## TASK INSTRUCTIONS
All of the data below is to be written out again exactly.

++++++++++++++++++++

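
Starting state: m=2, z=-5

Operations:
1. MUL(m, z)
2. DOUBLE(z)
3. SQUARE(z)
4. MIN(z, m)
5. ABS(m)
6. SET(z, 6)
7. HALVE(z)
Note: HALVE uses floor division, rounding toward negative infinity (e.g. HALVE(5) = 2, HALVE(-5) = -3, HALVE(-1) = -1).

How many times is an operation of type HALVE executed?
1

Counting HALVE operations:
Step 7: HALVE(z) ← HALVE
Total: 1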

++++++++++++++++++++

## RESPONSE AREA
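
Starting state: m=2, z=-5

Operations:
1. MUL(m, z)
2. DOUBLE(z)
3. SQUARE(z)
4. MIN(z, m)
5. ABS(m)
6. SET(z, 6)
7. HALVE(z)
Note: HALVE uses floor division, rounding toward negative infinity (e.g. HALVE(5) = 2, HALVE(-5) = -3, HALVE(-1) = -1).

How many times is an operation of type HALVE executed?
1

Counting HALVE operations:
Step 7: HALVE(z) ← HALVE
Total: 1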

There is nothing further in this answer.